◆ **About this task**: Return every line of the data that contains the string "During".

◆ **Information supplied**:
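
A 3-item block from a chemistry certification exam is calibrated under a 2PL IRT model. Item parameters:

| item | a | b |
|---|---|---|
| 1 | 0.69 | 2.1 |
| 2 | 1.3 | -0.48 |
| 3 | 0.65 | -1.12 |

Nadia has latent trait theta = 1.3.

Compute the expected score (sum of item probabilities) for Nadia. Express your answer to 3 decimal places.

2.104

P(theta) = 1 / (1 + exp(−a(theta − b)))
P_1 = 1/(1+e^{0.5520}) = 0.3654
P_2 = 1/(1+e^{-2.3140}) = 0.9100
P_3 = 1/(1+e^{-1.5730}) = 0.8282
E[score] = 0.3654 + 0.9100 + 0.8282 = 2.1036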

* * *

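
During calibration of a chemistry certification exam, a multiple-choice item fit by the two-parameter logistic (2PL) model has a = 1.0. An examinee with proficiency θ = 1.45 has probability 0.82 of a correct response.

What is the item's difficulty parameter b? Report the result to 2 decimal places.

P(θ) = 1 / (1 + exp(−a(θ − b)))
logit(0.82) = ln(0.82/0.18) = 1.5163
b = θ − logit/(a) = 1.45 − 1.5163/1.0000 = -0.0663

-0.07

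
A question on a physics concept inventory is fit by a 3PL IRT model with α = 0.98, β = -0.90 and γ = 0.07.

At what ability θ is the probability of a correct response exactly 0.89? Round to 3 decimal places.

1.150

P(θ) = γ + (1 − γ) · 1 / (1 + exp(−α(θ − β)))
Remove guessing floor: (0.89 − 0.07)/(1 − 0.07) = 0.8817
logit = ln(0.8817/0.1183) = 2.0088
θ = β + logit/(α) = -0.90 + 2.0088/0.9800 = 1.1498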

---

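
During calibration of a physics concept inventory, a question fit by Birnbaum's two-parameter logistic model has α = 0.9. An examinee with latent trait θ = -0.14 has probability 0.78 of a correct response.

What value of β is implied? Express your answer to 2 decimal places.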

◆ **Output for this exercise**:
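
During calibration of a chemistry certification exam, a multiple-choice item fit by the two-parameter logistic (2PL) model has a = 1.0. An examinee with proficiency θ = 1.45 has probability 0.82 of a correct response.
During calibration of a physics concept inventory, a question fit by Birnbaum's two-parameter logistic model has α = 0.9. An examinee with latent trait θ = -0.14 has probability 0.78 of a correct response.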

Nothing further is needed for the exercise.